Data for processing Start Marker
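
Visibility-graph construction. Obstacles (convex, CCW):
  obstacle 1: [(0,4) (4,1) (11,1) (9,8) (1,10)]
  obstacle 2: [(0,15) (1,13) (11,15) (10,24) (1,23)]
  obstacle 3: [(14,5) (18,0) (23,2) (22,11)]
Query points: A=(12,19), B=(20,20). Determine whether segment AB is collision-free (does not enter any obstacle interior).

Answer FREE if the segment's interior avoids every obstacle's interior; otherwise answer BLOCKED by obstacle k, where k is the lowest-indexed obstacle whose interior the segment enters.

Obstacle 1 [(0,4) (4,1) (11,1) (9,8) (1,10)]:
  edge (0,4)–(4,1): clear
  edge (4,1)–(11,1): clear
  edge (11,1)–(9,8): clear
  edge (9,8)–(1,10): clear
  edge (1,10)–(0,4): clear
  midpoint (16,39/2) outside
  → clear
Obstacle 2 [(0,15) (1,13) (11,15) (10,24) (1,23)]:
  edge (0,15)–(1,13): clear
  edge (1,13)–(11,15): clear
  edge (11,15)–(10,24): clear
  edge (10,24)–(1,23): clear
  edge (1,23)–(0,15): clear
  midpoint (16,39/2) outside
  → clear
Obstacle 3 [(14,5) (18,0) (23,2) (22,11)]:
  edge (14,5)–(18,0): clear
  edge (18,0)–(23,2): clear
  edge (23,2)–(22,11): clear
  edge (22,11)–(14,5): clear
  midpoint (16,39/2) outside
  → clear

FREE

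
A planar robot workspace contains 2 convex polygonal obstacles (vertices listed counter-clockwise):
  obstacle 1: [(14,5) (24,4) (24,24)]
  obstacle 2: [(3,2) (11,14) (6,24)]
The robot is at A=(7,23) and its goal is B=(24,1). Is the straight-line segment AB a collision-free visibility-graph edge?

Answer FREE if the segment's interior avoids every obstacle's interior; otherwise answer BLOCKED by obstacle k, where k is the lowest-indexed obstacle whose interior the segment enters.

BLOCKED by obstacle 1

Obstacle 1 [(14,5) (24,4) (24,24)]:
  edge (14,5)–(24,4): crosses AB
  edge (24,4)–(24,24): clear
  edge (24,24)–(14,5): crosses AB
  → BLOCKED
Obstacle 2 [(3,2) (11,14) (6,24)]:
  edge (3,2)–(11,14): clear
  edge (11,14)–(6,24): clear
  edge (6,24)–(3,2): clear
  midpoint (31/2,12) outside
  → clear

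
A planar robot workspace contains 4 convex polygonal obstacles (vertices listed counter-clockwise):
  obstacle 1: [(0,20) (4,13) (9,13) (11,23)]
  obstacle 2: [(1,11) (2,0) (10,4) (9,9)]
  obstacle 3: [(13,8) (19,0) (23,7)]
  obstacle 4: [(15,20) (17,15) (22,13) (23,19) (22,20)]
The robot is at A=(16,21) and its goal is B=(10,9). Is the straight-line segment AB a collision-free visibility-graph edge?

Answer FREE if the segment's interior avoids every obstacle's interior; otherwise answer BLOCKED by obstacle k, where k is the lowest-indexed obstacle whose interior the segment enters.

Obstacle 1 [(0,20) (4,13) (9,13) (11,23)]:
  edge (0,20)–(4,13): clear
  edge (4,13)–(9,13): clear
  edge (9,13)–(11,23): clear
  edge (11,23)–(0,20): clear
  midpoint (13,15) outside
  → clear
Obstacle 2 [(1,11) (2,0) (10,4) (9,9)]:
  edge (1,11)–(2,0): clear
  edge (2,0)–(10,4): clear
  edge (10,4)–(9,9): clear
  edge (9,9)–(1,11): clear
  midpoint (13,15) outside
  → clear
Obstacle 3 [(13,8) (19,0) (23,7)]:
  edge (13,8)–(19,0): clear
  edge (19,0)–(23,7): clear
  edge (23,7)–(13,8): clear
  midpoint (13,15) outside
  → clear
Obstacle 4 [(15,20) (17,15) (22,13) (23,19) (22,20)]:
  edge (15,20)–(17,15): crosses AB
  edge (17,15)–(22,13): clear
  edge (22,13)–(23,19): clear
  edge (23,19)–(22,20): clear
  edge (22,20)–(15,20): crosses AB
  → BLOCKED

BLOCKED by obstacle 4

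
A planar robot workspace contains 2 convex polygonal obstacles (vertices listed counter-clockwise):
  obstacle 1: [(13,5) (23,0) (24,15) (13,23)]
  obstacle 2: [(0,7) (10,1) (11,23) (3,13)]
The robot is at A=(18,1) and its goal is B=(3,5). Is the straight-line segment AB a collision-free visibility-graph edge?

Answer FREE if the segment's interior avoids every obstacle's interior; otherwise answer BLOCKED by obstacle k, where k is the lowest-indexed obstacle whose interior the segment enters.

BLOCKED by obstacle 2

Obstacle 1 [(13,5) (23,0) (24,15) (13,23)]:
  edge (13,5)–(23,0): clear
  edge (23,0)–(24,15): clear
  edge (24,15)–(13,23): clear
  edge (13,23)–(13,5): clear
  midpoint (21/2,3) outside
  → clear
Obstacle 2 [(0,7) (10,1) (11,23) (3,13)]:
  edge (0,7)–(10,1): crosses AB
  edge (10,1)–(11,23): crosses AB
  edge (11,23)–(3,13): clear
  edge (3,13)–(0,7): clear
  → BLOCKED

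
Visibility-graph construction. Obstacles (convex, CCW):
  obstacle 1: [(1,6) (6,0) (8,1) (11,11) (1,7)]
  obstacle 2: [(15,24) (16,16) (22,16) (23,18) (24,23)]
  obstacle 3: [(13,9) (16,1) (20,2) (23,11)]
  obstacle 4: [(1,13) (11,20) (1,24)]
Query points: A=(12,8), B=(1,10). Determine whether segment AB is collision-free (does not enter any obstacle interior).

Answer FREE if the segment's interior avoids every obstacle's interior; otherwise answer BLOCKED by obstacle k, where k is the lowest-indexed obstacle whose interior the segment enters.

BLOCKED by obstacle 1

Obstacle 1 [(1,6) (6,0) (8,1) (11,11) (1,7)]:
  edge (1,6)–(6,0): clear
  edge (6,0)–(8,1): clear
  edge (8,1)–(11,11): crosses AB
  edge (11,11)–(1,7): crosses AB
  edge (1,7)–(1,6): clear
  → BLOCKED
Obstacle 2 [(15,24) (16,16) (22,16) (23,18) (24,23)]:
  edge (15,24)–(16,16): clear
  edge (16,16)–(22,16): clear
  edge (22,16)–(23,18): clear
  edge (23,18)–(24,23): clear
  edge (24,23)–(15,24): clear
  midpoint (13/2,9) outside
  → clear
Obstacle 3 [(13,9) (16,1) (20,2) (23,11)]:
  edge (13,9)–(16,1): clear
  edge (16,1)–(20,2): clear
  edge (20,2)–(23,11): clear
  edge (23,11)–(13,9): clear
  midpoint (13/2,9) outside
  → clear
Obstacle 4 [(1,13) (11,20) (1,24)]:
  edge (1,13)–(11,20): clear
  edge (11,20)–(1,24): clear
  edge (1,24)–(1,13): clear
  midpoint (13/2,9) outside
  → clear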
Data for processing End Marker
[Required action]:
Transcribe the entries above exactly.

[Result of this exercise]:
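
Visibility-graph construction. Obstacles (convex, CCW):
  obstacle 1: [(0,4) (4,1) (11,1) (9,8) (1,10)]
  obstacle 2: [(0,15) (1,13) (11,15) (10,24) (1,23)]
  obstacle 3: [(14,5) (18,0) (23,2) (22,11)]
Query points: A=(12,19), B=(20,20). Determine whether segment AB is collision-free (does not enter any obstacle interior).

Answer FREE if the segment's interior avoids every obstacle's interior; otherwise answer BLOCKED by obstacle k, where k is the lowest-indexed obstacle whose interior the segment enters.

Obstacle 1 [(0,4) (4,1) (11,1) (9,8) (1,10)]:
  edge (0,4)–(4,1): clear
  edge (4,1)–(11,1): clear
  edge (11,1)–(9,8): clear
  edge (9,8)–(1,10): clear
  edge (1,10)–(0,4): clear
  midpoint (16,39/2) outside
  → clear
Obstacle 2 [(0,15) (1,13) (11,15) (10,24) (1,23)]:
  edge (0,15)–(1,13): clear
  edge (1,13)–(11,15): clear
  edge (11,15)–(10,24): clear
  edge (10,24)–(1,23): clear
  edge (1,23)–(0,15): clear
  midpoint (16,39/2) outside
  → clear
Obstacle 3 [(14,5) (18,0) (23,2) (22,11)]:
  edge (14,5)–(18,0): clear
  edge (18,0)–(23,2): clear
  edge (23,2)–(22,11): clear
  edge (22,11)–(14,5): clear
  midpoint (16,39/2) outside
  → clear

FREE

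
A planar robot workspace contains 2 convex polygonal obstacles (vertices listed counter-clockwise):
  obstacle 1: [(14,5) (24,4) (24,24)]
  obstacle 2: [(3,2) (11,14) (6,24)]
The robot is at A=(7,23) and its goal is B=(24,1). Is the straight-line segment AB a collision-free visibility-graph edge?

Answer FREE if the segment's interior avoids every obstacle's interior; otherwise answer BLOCKED by obstacle k, where k is the lowest-indexed obstacle whose interior the segment enters.

BLOCKED by obstacle 1

Obstacle 1 [(14,5) (24,4) (24,24)]:
  edge (14,5)–(24,4): crosses AB
  edge (24,4)–(24,24): clear
  edge (24,24)–(14,5): crosses AB
  → BLOCKED
Obstacle 2 [(3,2) (11,14) (6,24)]:
  edge (3,2)–(11,14): clear
  edge (11,14)–(6,24): clear
  edge (6,24)–(3,2): clear
  midpoint (31/2,12) outside
  → clear

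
A planar robot workspace contains 4 convex polygonal obstacles (vertices listed counter-clockwise):
  obstacle 1: [(0,20) (4,13) (9,13) (11,23)]
  obstacle 2: [(1,11) (2,0) (10,4) (9,9)]
  obstacle 3: [(13,8) (19,0) (23,7)]
  obstacle 4: [(15,20) (17,15) (22,13) (23,19) (22,20)]
The robot is at A=(16,21) and its goal is B=(10,9). Is the straight-line segment AB a collision-free visibility-graph edge?

Answer FREE if the segment's interior avoids every obstacle's interior; otherwise answer BLOCKED by obstacle k, where k is the lowest-indexed obstacle whose interior the segment enters.

Obstacle 1 [(0,20) (4,13) (9,13) (11,23)]:
  edge (0,20)–(4,13): clear
  edge (4,13)–(9,13): clear
  edge (9,13)–(11,23): clear
  edge (11,23)–(0,20): clear
  midpoint (13,15) outside
  → clear
Obstacle 2 [(1,11) (2,0) (10,4) (9,9)]:
  edge (1,11)–(2,0): clear
  edge (2,0)–(10,4): clear
  edge (10,4)–(9,9): clear
  edge (9,9)–(1,11): clear
  midpoint (13,15) outside
  → clear
Obstacle 3 [(13,8) (19,0) (23,7)]:
  edge (13,8)–(19,0): clear
  edge (19,0)–(23,7): clear
  edge (23,7)–(13,8): clear
  midpoint (13,15) outside
  → clear
Obstacle 4 [(15,20) (17,15) (22,13) (23,19) (22,20)]:
  edge (15,20)–(17,15): crosses AB
  edge (17,15)–(22,13): clear
  edge (22,13)–(23,19): clear
  edge (23,19)–(22,20): clear
  edge (22,20)–(15,20): crosses AB
  → BLOCKED

BLOCKED by obstacle 4

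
A planar robot workspace contains 2 convex polygonal obstacles (vertices listed counter-clockwise):
  obstacle 1: [(13,5) (23,0) (24,15) (13,23)]
  obstacle 2: [(0,7) (10,1) (11,23) (3,13)]
The robot is at A=(18,1) and its goal is B=(3,5). Is the straight-line segment AB a collision-free visibility-graph edge?

Answer FREE if the segment's interior avoids every obstacle's interior; otherwise answer BLOCKED by obstacle k, where k is the lowest-indexed obstacle whose interior the segment enters.

BLOCKED by obstacle 2

Obstacle 1 [(13,5) (23,0) (24,15) (13,23)]:
  edge (13,5)–(23,0): clear
  edge (23,0)–(24,15): clear
  edge (24,15)–(13,23): clear
  edge (13,23)–(13,5): clear
  midpoint (21/2,3) outside
  → clear
Obstacle 2 [(0,7) (10,1) (11,23) (3,13)]:
  edge (0,7)–(10,1): crosses AB
  edge (10,1)–(11,23): crosses AB
  edge (11,23)–(3,13): clear
  edge (3,13)–(0,7): clear
  → BLOCKED

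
Visibility-graph construction. Obstacles (convex, CCW):
  obstacle 1: [(1,6) (6,0) (8,1) (11,11) (1,7)]
  obstacle 2: [(15,24) (16,16) (22,16) (23,18) (24,23)]
  obstacle 3: [(13,9) (16,1) (20,2) (23,11)]
  obstacle 4: [(1,13) (11,20) (1,24)]
Query points: A=(12,8), B=(1,10). Determine whether segment AB is collision-free (does not enter any obstacle interior).

Answer FREE if the segment's interior avoids every obstacle's interior; otherwise answer BLOCKED by obstacle k, where k is the lowest-indexed obstacle whose interior the segment enters.

BLOCKED by obstacle 1

Obstacle 1 [(1,6) (6,0) (8,1) (11,11) (1,7)]:
  edge (1,6)–(6,0): clear
  edge (6,0)–(8,1): clear
  edge (8,1)–(11,11): crosses AB
  edge (11,11)–(1,7): crosses AB
  edge (1,7)–(1,6): clear
  → BLOCKED
Obstacle 2 [(15,24) (16,16) (22,16) (23,18) (24,23)]:
  edge (15,24)–(16,16): clear
  edge (16,16)–(22,16): clear
  edge (22,16)–(23,18): clear
  edge (23,18)–(24,23): clear
  edge (24,23)–(15,24): clear
  midpoint (13/2,9) outside
  → clear
Obstacle 3 [(13,9) (16,1) (20,2) (23,11)]:
  edge (13,9)–(16,1): clear
  edge (16,1)–(20,2): clear
  edge (20,2)–(23,11): clear
  edge (23,11)–(13,9): clear
  midpoint (13/2,9) outside
  → clear
Obstacle 4 [(1,13) (11,20) (1,24)]:
  edge (1,13)–(11,20): clear
  edge (11,20)–(1,24): clear
  edge (1,24)–(1,13): clear
  midpoint (13/2,9) outside
  → clear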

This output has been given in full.